> _Information_
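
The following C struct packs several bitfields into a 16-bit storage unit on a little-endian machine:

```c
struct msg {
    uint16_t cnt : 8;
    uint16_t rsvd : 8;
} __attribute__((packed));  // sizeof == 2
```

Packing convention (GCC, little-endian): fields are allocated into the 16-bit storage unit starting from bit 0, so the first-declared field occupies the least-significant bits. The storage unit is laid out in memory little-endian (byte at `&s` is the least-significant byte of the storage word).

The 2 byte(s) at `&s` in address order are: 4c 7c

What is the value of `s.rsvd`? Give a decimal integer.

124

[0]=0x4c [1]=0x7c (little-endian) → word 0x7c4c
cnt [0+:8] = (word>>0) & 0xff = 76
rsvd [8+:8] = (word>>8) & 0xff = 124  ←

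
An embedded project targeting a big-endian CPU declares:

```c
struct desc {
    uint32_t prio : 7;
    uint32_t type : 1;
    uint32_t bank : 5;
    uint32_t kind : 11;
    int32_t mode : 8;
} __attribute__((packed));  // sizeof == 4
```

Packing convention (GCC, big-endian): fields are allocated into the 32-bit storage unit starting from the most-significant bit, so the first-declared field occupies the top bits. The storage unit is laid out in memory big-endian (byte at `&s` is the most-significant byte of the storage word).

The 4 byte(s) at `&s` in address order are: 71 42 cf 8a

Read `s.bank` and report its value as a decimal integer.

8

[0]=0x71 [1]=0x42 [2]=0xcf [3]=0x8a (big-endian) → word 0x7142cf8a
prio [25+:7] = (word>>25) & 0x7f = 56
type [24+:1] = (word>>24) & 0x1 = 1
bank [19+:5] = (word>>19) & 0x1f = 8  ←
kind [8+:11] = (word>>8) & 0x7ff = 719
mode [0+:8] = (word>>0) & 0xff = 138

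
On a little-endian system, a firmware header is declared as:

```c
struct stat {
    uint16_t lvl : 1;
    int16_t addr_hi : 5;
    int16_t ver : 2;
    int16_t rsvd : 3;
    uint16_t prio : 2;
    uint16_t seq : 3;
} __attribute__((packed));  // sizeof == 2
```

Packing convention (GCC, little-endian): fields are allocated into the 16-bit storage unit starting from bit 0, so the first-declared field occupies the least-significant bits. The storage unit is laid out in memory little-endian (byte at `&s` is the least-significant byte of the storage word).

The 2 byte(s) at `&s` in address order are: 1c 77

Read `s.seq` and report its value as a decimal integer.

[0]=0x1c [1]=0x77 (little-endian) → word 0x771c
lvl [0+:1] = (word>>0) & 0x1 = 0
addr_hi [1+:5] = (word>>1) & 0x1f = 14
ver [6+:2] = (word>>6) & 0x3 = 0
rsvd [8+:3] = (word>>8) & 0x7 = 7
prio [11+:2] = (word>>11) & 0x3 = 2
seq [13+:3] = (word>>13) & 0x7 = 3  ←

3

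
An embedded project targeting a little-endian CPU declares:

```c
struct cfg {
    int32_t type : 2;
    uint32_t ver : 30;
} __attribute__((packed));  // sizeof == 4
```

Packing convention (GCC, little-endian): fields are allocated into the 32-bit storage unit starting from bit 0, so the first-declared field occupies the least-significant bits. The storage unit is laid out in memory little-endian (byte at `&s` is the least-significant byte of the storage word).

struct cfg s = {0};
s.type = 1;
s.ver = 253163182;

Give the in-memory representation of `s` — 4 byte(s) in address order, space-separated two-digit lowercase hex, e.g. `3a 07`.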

> _Work request_
Send back all of the material exactly as given.

> _Final answer_
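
The following C struct packs several bitfields into a 16-bit storage unit on a little-endian machine:

```c
struct msg {
    uint16_t cnt : 8;
    uint16_t rsvd : 8;
} __attribute__((packed));  // sizeof == 2
```

Packing convention (GCC, little-endian): fields are allocated into the 16-bit storage unit starting from bit 0, so the first-declared field occupies the least-significant bits. The storage unit is laid out in memory little-endian (byte at `&s` is the least-significant byte of the storage word).

The 2 byte(s) at `&s` in address order are: 4c 7c

What is the value of `s.rsvd`? Give a decimal integer.

124

[0]=0x4c [1]=0x7c (little-endian) → word 0x7c4c
cnt [0+:8] = (word>>0) & 0xff = 76
rsvd [8+:8] = (word>>8) & 0xff = 124  ←

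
An embedded project targeting a big-endian CPU declares:

```c
struct desc {
    uint32_t prio : 7;
    uint32_t type : 1;
    uint32_t bank : 5;
    uint32_t kind : 11;
    int32_t mode : 8;
} __attribute__((packed));  // sizeof == 4
```

Packing convention (GCC, big-endian): fields are allocated into the 32-bit storage unit starting from the most-significant bit, so the first-declared field occupies the top bits. The storage unit is laid out in memory big-endian (byte at `&s` is the most-significant byte of the storage word).

The 4 byte(s) at `&s` in address order are: 71 42 cf 8a

Read `s.bank` and report its value as a decimal integer.

8

[0]=0x71 [1]=0x42 [2]=0xcf [3]=0x8a (big-endian) → word 0x7142cf8a
prio [25+:7] = (word>>25) & 0x7f = 56
type [24+:1] = (word>>24) & 0x1 = 1
bank [19+:5] = (word>>19) & 0x1f = 8  ←
kind [8+:11] = (word>>8) & 0x7ff = 719
mode [0+:8] = (word>>0) & 0xff = 138

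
On a little-endian system, a firmware header is declared as:

```c
struct stat {
    uint16_t lvl : 1;
    int16_t addr_hi : 5;
    int16_t ver : 2;
    int16_t rsvd : 3;
    uint16_t prio : 2;
    uint16_t seq : 3;
} __attribute__((packed));  // sizeof == 2
```

Packing convention (GCC, little-endian): fields are allocated into the 16-bit storage unit starting from bit 0, so the first-declared field occupies the least-significant bits. The storage unit is laid out in memory little-endian (byte at `&s` is the least-significant byte of the storage word).

The 2 byte(s) at `&s` in address order are: 1c 77

Read `s.seq` and report its value as a decimal integer.

[0]=0x1c [1]=0x77 (little-endian) → word 0x771c
lvl [0+:1] = (word>>0) & 0x1 = 0
addr_hi [1+:5] = (word>>1) & 0x1f = 14
ver [6+:2] = (word>>6) & 0x3 = 0
rsvd [8+:3] = (word>>8) & 0x7 = 7
prio [11+:2] = (word>>11) & 0x3 = 2
seq [13+:3] = (word>>13) & 0x7 = 3  ←

3

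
An embedded project targeting a little-endian CPU declares:

```c
struct cfg {
    int32_t type : 2;
    uint32_t ver : 30;
} __attribute__((packed));  // sizeof == 4
```

Packing convention (GCC, little-endian): fields are allocated into the 32-bit storage unit starting from bit 0, so the first-declared field occupies the least-significant bits. The storage unit is laid out in memory little-endian (byte at `&s` is the least-significant byte of the storage word).

struct cfg s = {0};
s.type = 1;
s.ver = 253163182;

Give the in-memory representation of `s` — 4 byte(s) in address order, space-separated two-digit lowercase hex, e.g. `3a 07`.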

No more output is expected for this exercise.